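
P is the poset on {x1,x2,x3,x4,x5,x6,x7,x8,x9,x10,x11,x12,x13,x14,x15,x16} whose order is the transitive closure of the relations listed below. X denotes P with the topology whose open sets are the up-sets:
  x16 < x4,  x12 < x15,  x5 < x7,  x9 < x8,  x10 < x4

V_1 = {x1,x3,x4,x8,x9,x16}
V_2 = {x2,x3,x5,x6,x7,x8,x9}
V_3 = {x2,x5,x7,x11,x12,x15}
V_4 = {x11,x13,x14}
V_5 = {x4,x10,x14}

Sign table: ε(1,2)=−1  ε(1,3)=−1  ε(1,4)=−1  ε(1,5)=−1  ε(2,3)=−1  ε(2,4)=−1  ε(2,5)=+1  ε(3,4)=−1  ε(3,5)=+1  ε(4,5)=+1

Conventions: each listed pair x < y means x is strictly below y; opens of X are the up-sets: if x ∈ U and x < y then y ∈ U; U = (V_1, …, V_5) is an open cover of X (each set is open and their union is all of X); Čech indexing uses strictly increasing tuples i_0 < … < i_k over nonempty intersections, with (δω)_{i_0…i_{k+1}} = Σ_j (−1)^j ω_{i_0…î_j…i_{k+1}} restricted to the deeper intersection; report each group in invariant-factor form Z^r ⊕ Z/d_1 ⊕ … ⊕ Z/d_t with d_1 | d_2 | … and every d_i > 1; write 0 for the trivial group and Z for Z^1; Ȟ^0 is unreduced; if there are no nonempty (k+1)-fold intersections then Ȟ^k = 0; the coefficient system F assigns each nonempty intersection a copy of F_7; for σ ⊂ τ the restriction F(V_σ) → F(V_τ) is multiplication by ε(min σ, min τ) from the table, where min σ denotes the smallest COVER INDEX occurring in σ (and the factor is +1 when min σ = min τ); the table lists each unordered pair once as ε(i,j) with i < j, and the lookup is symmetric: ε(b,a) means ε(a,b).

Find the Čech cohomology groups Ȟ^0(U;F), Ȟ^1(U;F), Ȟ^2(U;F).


Ȟ^0(U;F) ≅ Z/7, Ȟ^1(U;F) ≅ Z/7 and Ȟ^2(U;F) ≅ 0

intersection data:
  V12={x3,x8,x9} V15={x4} V23={x2,x5,x7} V34={x11} V45={x14}
C dims 5,5; δ0: rk_F7 4
Ȟ^0 = (5 − 4) − 0 = 1, so Ȟ^0 ≅ Z/7
Ȟ^1 = (5 − 0) − 4 = 1, so Ȟ^1 ≅ Z/7
Ȟ^2 = (0 − 0) − 0 = 0, so Ȟ^2 ≅ 0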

———

- [WORK TASK]: Go through the listing above and list every line that has the word "table".

- [ANSWER SECTION]:
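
Sign table: ε(1,2)=−1  ε(1,3)=−1  ε(1,4)=−1  ε(1,5)=−1  ε(2,3)=−1  ε(2,4)=−1  ε(2,5)=+1  ε(3,4)=−1  ε(3,5)=+1  ε(4,5)=+1
Conventions: each listed pair x < y means x is strictly below y; opens of X are the up-sets: if x ∈ U and x < y then y ∈ U; U = (V_1, …, V_5) is an open cover of X (each set is open and their union is all of X); Čech indexing uses strictly increasing tuples i_0 < … < i_k over nonempty intersections, with (δω)_{i_0…i_{k+1}} = Σ_j (−1)^j ω_{i_0…î_j…i_{k+1}} restricted to the deeper intersection; report each group in invariant-factor form Z^r ⊕ Z/d_1 ⊕ … ⊕ Z/d_t with d_1 | d_2 | … and every d_i > 1; write 0 for the trivial group and Z for Z^1; Ȟ^0 is unreduced; if there are no nonempty (k+1)-fold intersections then Ȟ^k = 0; the coefficient system F assigns each nonempty intersection a copy of F_7; for σ ⊂ τ the restriction F(V_σ) → F(V_τ) is multiplication by ε(min σ, min τ) from the table, where min σ denotes the smallest COVER INDEX occurring in σ (and the factor is +1 when min σ = min τ); the table lists each unordered pair once as ε(i,j) with i < j, and the lookup is symmetric: ε(b,a) means ε(a,b).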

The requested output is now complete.